### GIVEN INFORMATION
=======

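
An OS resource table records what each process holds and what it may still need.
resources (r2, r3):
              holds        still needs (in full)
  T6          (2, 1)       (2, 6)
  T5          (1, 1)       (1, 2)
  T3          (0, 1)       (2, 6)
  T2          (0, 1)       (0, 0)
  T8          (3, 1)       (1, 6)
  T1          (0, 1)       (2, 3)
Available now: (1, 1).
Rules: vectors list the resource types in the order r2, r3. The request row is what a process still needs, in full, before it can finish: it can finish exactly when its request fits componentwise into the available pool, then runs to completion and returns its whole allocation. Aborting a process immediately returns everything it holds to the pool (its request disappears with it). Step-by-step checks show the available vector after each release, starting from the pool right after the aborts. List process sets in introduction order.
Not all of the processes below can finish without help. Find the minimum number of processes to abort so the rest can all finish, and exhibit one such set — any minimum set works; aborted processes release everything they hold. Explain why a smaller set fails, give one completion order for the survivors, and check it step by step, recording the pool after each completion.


Minimum abort set: T6 and T8.
Key observation: no ordering could ever have run T3 before the abort of T6 and T8; with (5, 2) back in the pool it fits at step 4.
Why nothing smaller works — every single abort fails: T6 alone leaves T3 blocked (short on r3); T5 alone leaves T6 blocked (short on r3); T3 alone leaves T6 blocked (short on r3); T2 alone leaves T6 blocked (short on r3); T8 alone leaves T6 blocked (short on r3); T1 alone leaves T6 blocked (short on r3).
One survivor order: T1, T2, T5, T3. Walking it through (post-abort pool first):
  pool = (6, 3)
  T1 needs (2, 3) <= (6, 3) -> finishes; pool += (0, 1) = (6, 4)
  T2 needs (0, 0) <= (6, 4) -> finishes; pool += (0, 1) = (6, 5)
  T5 needs (1, 2) <= (6, 5) -> finishes; pool += (1, 1) = (7, 6)
  T3 needs (2, 6) <= (7, 6) -> finishes; pool += (0, 1) = (7, 7)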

=======

### EXERCISE DETAILS
Looking at the records above, which lines contain "what"? Copy those lines.

### RESPONSE BOX
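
An OS resource table records what each process holds and what it may still need.
Rules: vectors list the resource types in the order r2, r3. The request row is what a process still needs, in full, before it can finish: it can finish exactly when its request fits componentwise into the available pool, then runs to completion and returns its whole allocation. Aborting a process immediately returns everything it holds to the pool (its request disappears with it). Step-by-step checks show the available vector after each release, starting from the pool right after the aborts. List process sets in introduction order.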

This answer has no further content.